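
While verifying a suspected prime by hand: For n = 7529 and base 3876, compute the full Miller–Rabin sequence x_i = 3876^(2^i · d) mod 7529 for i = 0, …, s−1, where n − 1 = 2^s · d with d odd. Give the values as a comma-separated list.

n − 1 = 7528 = 2^3 · 941, so s = 3 and d = 941.
x_0 = 3876^941 mod 7529 = 1315.
x_1 = 1315^2 mod 7529 = 5084.
x_2 = 5084^2 mod 7529 = 7528.

1315, 5084, 7528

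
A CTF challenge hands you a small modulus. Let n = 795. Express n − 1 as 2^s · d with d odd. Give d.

397

Halving: 794 → 397; 397 is odd.
So 794 = 2^1 · 397.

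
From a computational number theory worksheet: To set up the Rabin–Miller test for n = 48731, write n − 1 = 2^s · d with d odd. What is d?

Halving: 48730 → 24365; 24365 is odd.
So 48730 = 2^1 · 24365.

24365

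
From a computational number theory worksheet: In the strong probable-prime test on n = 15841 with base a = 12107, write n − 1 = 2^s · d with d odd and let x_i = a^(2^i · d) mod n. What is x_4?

1

n − 1 = 15840 = 2^5 · 495, so s = 5 and d = 495.
x_0 = 12107^495 mod 15841 = 11159.
x_1 = 11159^2 mod 15841 = 13021.
x_2 = 13021^2 mod 15841 = 218.
x_3 = 218^2 mod 15841 = 1.
x_4 = 1^2 mod 15841 = 1.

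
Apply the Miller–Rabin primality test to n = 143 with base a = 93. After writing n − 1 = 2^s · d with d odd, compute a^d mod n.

137

n − 1 = 142 = 2^1 · 71, so s = 1 and d = 71.
93^71 mod 143 = 137.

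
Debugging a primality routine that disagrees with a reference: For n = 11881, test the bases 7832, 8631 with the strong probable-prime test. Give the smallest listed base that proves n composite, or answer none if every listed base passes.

n − 1 = 11880 = 2^3 · 1485, so s = 3 and d = 1485.
Base 7832: x_0 = 7832^1485 mod 11881 = 11880. x_0 = 11880 ≡ −1, so 7832 is not a witness.
Base 8631: x_0 = 8631^1485 mod 11881 = 11880. x_0 = 11880 ≡ −1, so 8631 is not a witness.
No listed base is a witness for 11881.

none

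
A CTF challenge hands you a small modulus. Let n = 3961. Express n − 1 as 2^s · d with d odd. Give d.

Halving: 3960 → 1980 → 990 → 495; 495 is odd.
So 3960 = 2^3 · 495.

495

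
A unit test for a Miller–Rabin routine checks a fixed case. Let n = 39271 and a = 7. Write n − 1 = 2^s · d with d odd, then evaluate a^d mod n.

30141

n − 1 = 39270 = 2^1 · 19635, so s = 1 and d = 19635.
7^19635 mod 39271 = 30141.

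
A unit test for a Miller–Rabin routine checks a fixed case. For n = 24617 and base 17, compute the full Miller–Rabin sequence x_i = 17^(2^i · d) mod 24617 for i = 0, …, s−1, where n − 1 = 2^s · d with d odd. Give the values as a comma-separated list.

9419, 22510, 8389

n − 1 = 24616 = 2^3 · 3077, so s = 3 and d = 3077.
x_0 = 17^3077 mod 24617 = 9419.
x_1 = 9419^2 mod 24617 = 22510.
x_2 = 22510^2 mod 24617 = 8389.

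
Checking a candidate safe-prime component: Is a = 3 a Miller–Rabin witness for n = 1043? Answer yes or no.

yes

n − 1 = 1042 = 2^1 · 521, so s = 1 and d = 521.
Repeated squaring mod 1043: 3^1 ≡ 3, 3^2 ≡ 9, 3^4 ≡ 81, 3^8 ≡ 303, 3^16 ≡ 25, 3^32 ≡ 625, 3^64 ≡ 543, 3^128 ≡ 723, 3^256 ≡ 186, 3^512 ≡ 177.
521 = 512 + 8 + 1, so 3^521 ≡ 177·303·3 ≡ 271 (mod 1043).
x_0 = 3^521 mod 1043 = 271.
x_0 ∉ {1, 1042} and s = 1, so 3 is a Miller–Rabin witness and 1043 is composite.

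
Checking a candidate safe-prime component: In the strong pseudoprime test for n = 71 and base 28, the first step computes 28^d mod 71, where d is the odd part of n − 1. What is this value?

70

n − 1 = 70 = 2^1 · 35, so s = 1 and d = 35.
28^35 mod 71 = 70.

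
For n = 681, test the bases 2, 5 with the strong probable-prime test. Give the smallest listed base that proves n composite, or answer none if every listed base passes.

n − 1 = 680 = 2^3 · 85, so s = 3 and d = 85.
Base 2: x_0 = 2^85 mod 681 = 392. x_0 is neither 1 nor 680, so continue squaring. x_1 = 392^2 mod 681 = 439. x_2 = 439^2 mod 681 = 679. Reached i = s−1 = 2 without hitting −1: 2 is a Miller–Rabin witness and 681 is composite.
Base 5: x_0 = 5^85 mod 681 = 542. x_0 is neither 1 nor 680, so continue squaring. x_1 = 542^2 mod 681 = 253. x_2 = 253^2 mod 681 = 676. Reached i = s−1 = 2 without hitting −1: 5 is a Miller–Rabin witness and 681 is composite.
The smallest witness among the given bases is 2.

2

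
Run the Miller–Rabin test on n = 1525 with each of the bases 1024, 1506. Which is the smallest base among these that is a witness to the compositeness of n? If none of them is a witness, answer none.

n − 1 = 1524 = 2^2 · 381, so s = 2 and d = 381.
Base 1024: x_0 = 1024^381 mod 1525 = 1524. x_0 = 1524 ≡ −1, so 1024 is not a witness.
Base 1506: x_0 = 1506^381 mod 1525 = 1156. x_0 is neither 1 nor 1524, so continue squaring. x_1 = 1156^2 mod 1525 = 436. Reached i = s−1 = 1 without hitting −1: 1506 is a Miller–Rabin witness and 1525 is composite.
The smallest witness among the given bases is 1506.

1506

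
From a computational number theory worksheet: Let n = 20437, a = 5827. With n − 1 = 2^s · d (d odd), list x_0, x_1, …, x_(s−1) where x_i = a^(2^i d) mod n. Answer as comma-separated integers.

n − 1 = 20436 = 2^2 · 5109, so s = 2 and d = 5109.
x_0 = 5827^5109 mod 20437 = 10930.
x_1 = 10930^2 mod 20437 = 10635.

10930, 10635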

-------

* **PROBLEM TO SOLVE**
Retype only the lines running from the line with "From a computational number theory worksheet: Let" to the end of the listing, including both of those lines.

* **ANSWER SECTION**
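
From a computational number theory worksheet: Let n = 20437, a = 5827. With n − 1 = 2^s · d (d odd), list x_0, x_1, …, x_(s−1) where x_i = a^(2^i d) mod n. Answer as comma-separated integers.

n − 1 = 20436 = 2^2 · 5109, so s = 2 and d = 5109.
x_0 = 5827^5109 mod 20437 = 10930.
x_1 = 10930^2 mod 20437 = 10635.

10930, 10635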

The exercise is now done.